- _Prompt_
Below are records; transcribe only the line with "A trapezoidal channel, bottom width 15.7" and those after it, through the last line, without any change.

[Dataset Boundary: Start]

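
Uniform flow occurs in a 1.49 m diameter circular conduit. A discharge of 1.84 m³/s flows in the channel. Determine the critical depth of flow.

y_c = 0.697 m

At critical depth, Q² T / (g A³) = 1, i.e. A³/T = Q²/g = 1.84²/9.81 = 0.3451.
Trying y = 0.79 m: A³/T = 0.5564 — high.
Trying y = 0.53 m: A³/T = 0.1205 — low.
Trying y = 0.697 m: A³/T = 0.3448 — close enough.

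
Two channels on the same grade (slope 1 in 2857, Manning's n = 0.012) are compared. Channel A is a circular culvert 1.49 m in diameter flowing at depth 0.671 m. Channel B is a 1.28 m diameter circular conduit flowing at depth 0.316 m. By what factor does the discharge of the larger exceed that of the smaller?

4.68

Channel A: For a circular section of diameter D = 1.49 m at depth y = 0.671 m, the central angle is θ = 2 arccos(1 − 2y/D) = 2.943 rad. Then A = (D²/8)(θ − sin θ) = 0.7618 m² and P = Dθ/2 = 2.192 m. Hydraulic radius R = A/P = 0.7618/2.192 = 0.3475 m. Q_A = (1/0.012)·0.7618·0.3475^(2/3)·√0.00035 = 0.587 m³/s.
Channel B: For a circular section of diameter D = 1.28 m at depth y = 0.316 m, the central angle is θ = 2 arccos(1 − 2y/D) = 2.08 rad. Then A = (D²/8)(θ − sin θ) = 0.2471 m² and P = Dθ/2 = 1.331 m. Hydraulic radius R = A/P = 0.2471/1.331 = 0.1857 m. Q_B = (1/0.012)·0.2471·0.1857^(2/3)·√0.00035 = 0.1254 m³/s.
The larger discharge is 0.587 m³/s and the smaller is 0.1254 m³/s; the ratio is 4.68.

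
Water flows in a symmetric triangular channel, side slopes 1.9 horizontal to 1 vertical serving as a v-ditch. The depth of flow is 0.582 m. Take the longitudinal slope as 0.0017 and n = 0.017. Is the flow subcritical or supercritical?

subcritical

For a triangular section with side slope z = 1.9: A = zy² = 1.9×0.582² = 0.6436 m²; P = 2y√(1+z²) = 2×0.582×2.147 = 2.499 m.
Hydraulic radius R = A/P = 0.6436/2.499 = 0.2575 m.
V = (1/n) R^(2/3) √S = (1/0.017) × 0.2575^(2/3) × √0.0017 = 0.9817 m/s. Hydraulic depth D_h = A/T = 0.6436/2.212 = 0.291 m.
Froude number Fr = V/√(g·D_h) = 0.9817/√(9.81×0.291) = 0.581, which is less than 1, so the flow is subcritical.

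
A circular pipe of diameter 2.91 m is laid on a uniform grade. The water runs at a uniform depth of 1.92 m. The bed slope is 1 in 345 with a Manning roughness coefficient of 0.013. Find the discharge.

For a circular section of diameter D = 2.91 m at depth y = 1.92 m, the central angle is θ = 2 arccos(1 − 2y/D) = 3.792 rad. Then A = (D²/8)(θ − sin θ) = 4.655 m² and P = Dθ/2 = 5.518 m.
Hydraulic radius R = A/P = 4.655/5.518 = 0.8437 m.
Manning's equation: Q = (1/n) A R^(2/3) S^(1/2) = (1/0.013) × 4.655 × 0.8437^(2/3) × 0.002899^(1/2) = 17.2 m³/s.

Q = 17.2 m³/s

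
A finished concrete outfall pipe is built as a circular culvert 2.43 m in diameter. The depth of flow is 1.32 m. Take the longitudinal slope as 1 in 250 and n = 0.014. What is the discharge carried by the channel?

For a circular section of diameter D = 2.43 m at depth y = 1.32 m, the central angle is θ = 2 arccos(1 − 2y/D) = 3.315 rad. Then A = (D²/8)(θ − sin θ) = 2.574 m² and P = Dθ/2 = 4.027 m.
Hydraulic radius R = A/P = 2.574/4.027 = 0.6391 m.
Manning's equation: Q = (1/n) A R^(2/3) S^(1/2) = (1/0.014) × 2.574 × 0.6391^(2/3) × 0.004^(1/2) = 8.63 m³/s.

Q = 8.63 m³/s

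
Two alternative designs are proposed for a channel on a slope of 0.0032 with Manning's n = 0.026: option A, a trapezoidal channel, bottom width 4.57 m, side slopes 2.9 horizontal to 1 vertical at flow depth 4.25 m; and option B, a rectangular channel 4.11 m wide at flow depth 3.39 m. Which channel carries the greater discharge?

Channel A: With bottom width b = 4.57 m and side slope z = 2.9: A = (b + zy)y = (4.57 + 2.9×4.25)×4.25 = 71.8 m²; P = b + 2y√(1+z²) = 4.57 + 2×4.25×3.068 = 30.64 m. Hydraulic radius R = A/P = 71.8/30.64 = 2.343 m. Q_A = (1/0.026)·71.8·2.343^(2/3)·√0.0032 = 275.6 m³/s.
Channel B: Flow area A = b·y = 4.11 × 3.39 = 13.93 m². Wetted perimeter P = b + 2y = 4.11 + 2×3.39 = 10.89 m. Hydraulic radius R = A/P = 13.93/10.89 = 1.279 m. Q_B = (1/0.026)·13.93·1.279^(2/3)·√0.0032 = 35.73 m³/s.
Q_A = 275.6 m³/s vs Q_B = 35.73 m³/s, so channel A carries more.

channel A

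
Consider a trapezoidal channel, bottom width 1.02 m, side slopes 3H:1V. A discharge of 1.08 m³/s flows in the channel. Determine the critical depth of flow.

y_c = 0.348 m

At critical depth, Q² T / (g A³) = 1, i.e. A³/T = Q²/g = 1.08²/9.81 = 0.1189.
At y = 0.388 m: A³/T = 0.1817 — too large.
At y = 0.264 m: A³/T = 0.04204 — too small.
At y = 0.348 m: A³/T = 0.1192 — matches.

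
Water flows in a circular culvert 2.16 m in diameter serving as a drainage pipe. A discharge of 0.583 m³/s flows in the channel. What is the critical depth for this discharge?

y_c = 0.347 m

At critical depth, Q² T / (g A³) = 1, i.e. A³/T = Q²/g = 0.583²/9.81 = 0.03465.
At y = 0.438 m: A³/T = 0.08675 — over.
At y = 0.347 m: A³/T = 0.03477 — matches.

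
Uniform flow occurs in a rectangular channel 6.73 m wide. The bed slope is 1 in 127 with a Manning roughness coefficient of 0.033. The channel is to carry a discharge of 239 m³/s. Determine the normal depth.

Manning's equation rearranged: A R^(2/3) = nQ / (1·√S) = 0.033 × 239 / (√0.007874) = 88.88.
Trying y = 8.59 m: A R^(2/3) = 104.1 — high.
Trying y = 6.59 m: A R^(2/3) = 75.65 — low.
Trying y = 7.52 m: A R^(2/3) = 88.81 — ≈ 88.88.

y_n = 7.52 m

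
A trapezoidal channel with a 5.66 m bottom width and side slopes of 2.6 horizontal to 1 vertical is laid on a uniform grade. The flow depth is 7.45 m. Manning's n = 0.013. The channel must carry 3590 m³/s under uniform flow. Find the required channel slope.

S = 0.01

With bottom width b = 5.66 m and side slope z = 2.6: A = (b + zy)y = (5.66 + 2.6×7.45)×7.45 = 186.5 m²; P = b + 2y√(1+z²) = 5.66 + 2×7.45×2.786 = 47.17 m.
Hydraulic radius R = A/P = 186.5/47.17 = 3.954 m.
From Manning's equation, S = [nQ / (1 A R^(2/3))]² = [0.013 × 3590 / (1 × 186.5 × 3.954^(2/3))]² = 0.01.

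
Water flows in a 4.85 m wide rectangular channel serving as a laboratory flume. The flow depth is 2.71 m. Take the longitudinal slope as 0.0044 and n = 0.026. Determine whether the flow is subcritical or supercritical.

subcritical

Flow area A = b·y = 4.85 × 2.71 = 13.14 m². Wetted perimeter P = b + 2y = 4.85 + 2×2.71 = 10.27 m.
Hydraulic radius R = A/P = 13.14/10.27 = 1.28 m.
V = (1/n) R^(2/3) √S = (1/0.026) × 1.28^(2/3) × √0.0044 = 3.007 m/s. Hydraulic depth D_h = A/T = 13.14/4.85 = 2.71 m.
Froude number Fr = V/√(g·D_h) = 3.007/√(9.81×2.71) = 0.583, which is less than 1, so the flow is subcritical.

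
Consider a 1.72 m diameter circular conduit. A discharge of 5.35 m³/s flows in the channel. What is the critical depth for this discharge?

At critical depth, Q² T / (g A³) = 1, i.e. A³/T = Q²/g = 5.35²/9.81 = 2.918.
Try y = 0.992 m: A³/T = 1.573 — low.
Try y = 1.49 m: A³/T = 8.354 — high.
Try y = 1.16 m: A³/T = 2.874 — matches.

y_c = 1.16 m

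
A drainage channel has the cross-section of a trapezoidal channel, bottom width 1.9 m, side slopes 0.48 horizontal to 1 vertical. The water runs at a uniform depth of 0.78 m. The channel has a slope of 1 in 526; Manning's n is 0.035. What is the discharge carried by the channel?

Q = 1.37 m³/s

With bottom width b = 1.9 m and side slope z = 0.48: A = (b + zy)y = (1.9 + 0.48×0.78)×0.78 = 1.774 m²; P = b + 2y√(1+z²) = 1.9 + 2×0.78×1.109 = 3.63 m.
Hydraulic radius R = A/P = 1.774/3.63 = 0.4887 m.
Manning's equation: Q = (1/n) A R^(2/3) S^(1/2) = (1/0.035) × 1.774 × 0.4887^(2/3) × 0.001901^(1/2) = 1.37 m³/s.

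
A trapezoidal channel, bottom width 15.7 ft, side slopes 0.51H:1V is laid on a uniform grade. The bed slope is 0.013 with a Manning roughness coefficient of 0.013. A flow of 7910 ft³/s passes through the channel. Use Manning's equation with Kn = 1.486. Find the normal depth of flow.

Manning's equation rearranged: A R^(2/3) = nQ / (1.486·√S) = 0.013 × 7910 / (1.486 × √0.013) = 606.9.
At y = 6.84 ft: A R^(2/3) = 343.1 — short.
At y = 12.3 ft: A R^(2/3) = 916 — over.
At y = 9.65 ft: A R^(2/3) = 606.9 — close enough.

y_n = 9.65 ft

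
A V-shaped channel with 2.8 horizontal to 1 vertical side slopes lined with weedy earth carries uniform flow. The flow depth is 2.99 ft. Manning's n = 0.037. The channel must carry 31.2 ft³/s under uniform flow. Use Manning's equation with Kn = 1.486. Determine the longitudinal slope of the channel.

For a triangular section with side slope z = 2.8: A = zy² = 2.8×2.99² = 25.03 ft²; P = 2y√(1+z²) = 2×2.99×2.973 = 17.78 ft.
Hydraulic radius R = A/P = 25.03/17.78 = 1.408 ft.
From Manning's equation, S = [nQ / (1.486 A R^(2/3))]² = [0.037 × 31.2 / (1.486 × 25.03 × 1.408^(2/3))]² = 0.00061.

S = 0.00061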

[Dataset Boundary: End]

- _Answer for this exercise_
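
A trapezoidal channel, bottom width 15.7 ft, side slopes 0.51H:1V is laid on a uniform grade. The bed slope is 0.013 with a Manning roughness coefficient of 0.013. A flow of 7910 ft³/s passes through the channel. Use Manning's equation with Kn = 1.486. Find the normal depth of flow.

Manning's equation rearranged: A R^(2/3) = nQ / (1.486·√S) = 0.013 × 7910 / (1.486 × √0.013) = 606.9.
At y = 6.84 ft: A R^(2/3) = 343.1 — short.
At y = 12.3 ft: A R^(2/3) = 916 — over.
At y = 9.65 ft: A R^(2/3) = 606.9 — close enough.

y_n = 9.65 ft

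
A V-shaped channel with 2.8 horizontal to 1 vertical side slopes lined with weedy earth carries uniform flow. The flow depth is 2.99 ft. Manning's n = 0.037. The channel must carry 31.2 ft³/s under uniform flow. Use Manning's equation with Kn = 1.486. Determine the longitudinal slope of the channel.

For a triangular section with side slope z = 2.8: A = zy² = 2.8×2.99² = 25.03 ft²; P = 2y√(1+z²) = 2×2.99×2.973 = 17.78 ft.
Hydraulic radius R = A/P = 25.03/17.78 = 1.408 ft.
From Manning's equation, S = [nQ / (1.486 A R^(2/3))]² = [0.037 × 31.2 / (1.486 × 25.03 × 1.408^(2/3))]² = 0.00061.

S = 0.00061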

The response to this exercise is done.